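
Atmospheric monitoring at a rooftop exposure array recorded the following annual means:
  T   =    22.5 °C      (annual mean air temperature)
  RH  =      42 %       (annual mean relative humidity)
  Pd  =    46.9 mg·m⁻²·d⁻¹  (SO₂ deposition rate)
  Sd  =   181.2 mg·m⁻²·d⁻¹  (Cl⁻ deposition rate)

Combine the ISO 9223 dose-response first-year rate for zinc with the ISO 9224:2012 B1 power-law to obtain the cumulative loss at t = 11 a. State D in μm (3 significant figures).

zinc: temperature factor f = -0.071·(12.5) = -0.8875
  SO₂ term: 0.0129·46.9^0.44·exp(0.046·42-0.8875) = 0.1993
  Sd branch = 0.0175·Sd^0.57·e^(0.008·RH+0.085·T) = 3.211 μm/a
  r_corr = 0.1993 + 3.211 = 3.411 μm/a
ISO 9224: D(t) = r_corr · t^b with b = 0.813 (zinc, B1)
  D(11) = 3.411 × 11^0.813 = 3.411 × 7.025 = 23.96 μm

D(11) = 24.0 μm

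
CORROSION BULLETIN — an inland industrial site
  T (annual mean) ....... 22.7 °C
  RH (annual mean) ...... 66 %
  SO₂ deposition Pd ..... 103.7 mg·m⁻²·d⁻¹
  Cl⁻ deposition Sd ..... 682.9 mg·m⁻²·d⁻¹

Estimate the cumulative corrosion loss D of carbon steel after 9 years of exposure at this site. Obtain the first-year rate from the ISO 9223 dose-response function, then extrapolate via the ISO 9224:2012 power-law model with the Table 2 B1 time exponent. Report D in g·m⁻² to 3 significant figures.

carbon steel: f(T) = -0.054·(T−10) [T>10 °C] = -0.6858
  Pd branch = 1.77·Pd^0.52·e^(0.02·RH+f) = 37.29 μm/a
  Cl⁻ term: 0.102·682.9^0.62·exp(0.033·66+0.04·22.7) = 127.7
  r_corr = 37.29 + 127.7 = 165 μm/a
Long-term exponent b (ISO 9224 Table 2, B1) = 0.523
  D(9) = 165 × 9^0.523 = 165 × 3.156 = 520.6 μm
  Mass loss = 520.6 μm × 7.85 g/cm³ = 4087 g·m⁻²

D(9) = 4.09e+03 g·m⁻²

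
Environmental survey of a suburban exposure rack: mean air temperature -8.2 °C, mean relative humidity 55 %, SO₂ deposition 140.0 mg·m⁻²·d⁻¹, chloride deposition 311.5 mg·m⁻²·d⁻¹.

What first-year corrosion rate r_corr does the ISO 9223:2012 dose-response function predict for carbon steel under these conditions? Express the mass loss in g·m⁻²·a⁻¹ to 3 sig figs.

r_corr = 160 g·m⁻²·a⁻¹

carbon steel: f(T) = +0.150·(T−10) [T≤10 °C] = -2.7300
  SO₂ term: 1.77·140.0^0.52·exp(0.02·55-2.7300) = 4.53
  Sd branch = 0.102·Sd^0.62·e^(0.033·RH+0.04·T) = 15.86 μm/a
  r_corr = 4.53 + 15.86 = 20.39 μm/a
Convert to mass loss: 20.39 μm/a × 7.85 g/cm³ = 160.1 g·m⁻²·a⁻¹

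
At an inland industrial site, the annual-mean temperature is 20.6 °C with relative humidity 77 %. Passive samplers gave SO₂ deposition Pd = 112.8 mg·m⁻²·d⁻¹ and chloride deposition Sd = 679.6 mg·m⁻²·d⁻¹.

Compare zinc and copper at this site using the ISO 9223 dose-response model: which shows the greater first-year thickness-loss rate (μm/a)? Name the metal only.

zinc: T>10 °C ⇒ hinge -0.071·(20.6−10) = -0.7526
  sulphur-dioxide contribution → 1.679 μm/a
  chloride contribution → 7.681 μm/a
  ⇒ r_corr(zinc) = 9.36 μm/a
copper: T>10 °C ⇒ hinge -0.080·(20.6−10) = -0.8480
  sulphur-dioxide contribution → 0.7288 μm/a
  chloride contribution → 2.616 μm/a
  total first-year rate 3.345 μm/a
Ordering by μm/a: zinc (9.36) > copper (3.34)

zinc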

□ □ □

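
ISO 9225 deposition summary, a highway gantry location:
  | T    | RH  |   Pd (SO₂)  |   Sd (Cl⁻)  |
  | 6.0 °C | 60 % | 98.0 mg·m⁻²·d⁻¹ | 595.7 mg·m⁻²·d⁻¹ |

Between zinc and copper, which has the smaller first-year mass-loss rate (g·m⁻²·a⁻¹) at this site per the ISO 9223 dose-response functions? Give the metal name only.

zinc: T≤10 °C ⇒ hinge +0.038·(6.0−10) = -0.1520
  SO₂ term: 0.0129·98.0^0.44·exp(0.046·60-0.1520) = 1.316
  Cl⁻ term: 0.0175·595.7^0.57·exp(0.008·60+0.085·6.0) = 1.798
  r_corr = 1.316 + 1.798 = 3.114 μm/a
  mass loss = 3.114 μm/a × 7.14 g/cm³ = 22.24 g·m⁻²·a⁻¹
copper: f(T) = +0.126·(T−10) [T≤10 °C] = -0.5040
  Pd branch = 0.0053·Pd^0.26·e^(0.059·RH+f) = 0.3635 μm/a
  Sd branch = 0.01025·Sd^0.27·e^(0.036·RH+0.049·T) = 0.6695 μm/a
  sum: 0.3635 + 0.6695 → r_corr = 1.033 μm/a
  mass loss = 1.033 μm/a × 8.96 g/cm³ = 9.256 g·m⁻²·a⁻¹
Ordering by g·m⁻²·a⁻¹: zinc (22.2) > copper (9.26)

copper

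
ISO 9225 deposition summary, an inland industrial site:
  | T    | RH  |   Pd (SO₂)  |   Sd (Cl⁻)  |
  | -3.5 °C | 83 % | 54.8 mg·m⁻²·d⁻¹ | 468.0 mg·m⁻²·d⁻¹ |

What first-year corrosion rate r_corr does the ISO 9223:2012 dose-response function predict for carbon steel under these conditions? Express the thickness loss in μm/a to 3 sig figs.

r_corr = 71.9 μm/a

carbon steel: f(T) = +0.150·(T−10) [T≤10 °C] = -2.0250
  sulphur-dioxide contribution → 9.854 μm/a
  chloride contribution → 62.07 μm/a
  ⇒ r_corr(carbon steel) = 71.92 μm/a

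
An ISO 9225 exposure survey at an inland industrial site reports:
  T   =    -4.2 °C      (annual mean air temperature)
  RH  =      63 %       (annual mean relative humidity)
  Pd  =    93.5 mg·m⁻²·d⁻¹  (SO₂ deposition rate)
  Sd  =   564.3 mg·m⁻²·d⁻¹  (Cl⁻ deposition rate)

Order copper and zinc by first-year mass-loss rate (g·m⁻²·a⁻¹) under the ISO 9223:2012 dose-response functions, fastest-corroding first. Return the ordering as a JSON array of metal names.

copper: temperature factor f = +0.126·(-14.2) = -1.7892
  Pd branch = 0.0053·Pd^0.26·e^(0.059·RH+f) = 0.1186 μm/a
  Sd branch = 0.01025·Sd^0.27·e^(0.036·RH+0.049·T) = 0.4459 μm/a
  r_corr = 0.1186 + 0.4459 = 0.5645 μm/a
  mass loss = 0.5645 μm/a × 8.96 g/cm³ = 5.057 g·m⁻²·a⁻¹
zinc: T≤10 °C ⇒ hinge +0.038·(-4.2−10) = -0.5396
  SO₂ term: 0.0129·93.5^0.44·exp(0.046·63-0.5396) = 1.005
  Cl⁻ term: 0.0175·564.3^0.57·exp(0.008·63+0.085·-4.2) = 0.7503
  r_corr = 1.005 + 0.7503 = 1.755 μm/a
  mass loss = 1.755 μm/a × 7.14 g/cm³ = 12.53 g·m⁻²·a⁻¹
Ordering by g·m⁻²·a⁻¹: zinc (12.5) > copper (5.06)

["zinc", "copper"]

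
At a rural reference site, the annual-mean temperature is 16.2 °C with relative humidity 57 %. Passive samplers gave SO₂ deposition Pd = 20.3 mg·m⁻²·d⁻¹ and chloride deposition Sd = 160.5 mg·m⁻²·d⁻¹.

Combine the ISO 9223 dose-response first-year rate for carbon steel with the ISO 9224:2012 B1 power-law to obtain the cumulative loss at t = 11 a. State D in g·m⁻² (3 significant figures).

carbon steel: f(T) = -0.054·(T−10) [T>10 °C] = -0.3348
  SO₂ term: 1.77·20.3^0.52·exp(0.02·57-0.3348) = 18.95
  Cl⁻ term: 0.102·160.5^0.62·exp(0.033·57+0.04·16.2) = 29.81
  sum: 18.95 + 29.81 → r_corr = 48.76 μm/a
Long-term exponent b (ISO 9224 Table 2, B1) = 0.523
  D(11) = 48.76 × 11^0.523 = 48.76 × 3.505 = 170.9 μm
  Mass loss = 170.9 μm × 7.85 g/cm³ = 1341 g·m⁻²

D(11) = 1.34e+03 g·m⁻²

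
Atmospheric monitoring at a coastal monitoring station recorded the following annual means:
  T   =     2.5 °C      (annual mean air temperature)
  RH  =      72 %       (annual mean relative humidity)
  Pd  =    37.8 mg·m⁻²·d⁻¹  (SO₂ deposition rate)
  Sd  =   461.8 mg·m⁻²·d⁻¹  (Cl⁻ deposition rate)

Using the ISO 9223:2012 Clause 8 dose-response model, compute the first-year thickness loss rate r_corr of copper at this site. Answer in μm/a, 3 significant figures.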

□ □ □

Description of the task> Work out the number of lines in the records containing the word "monitoring". Write only that number.

Response for this exercise> 2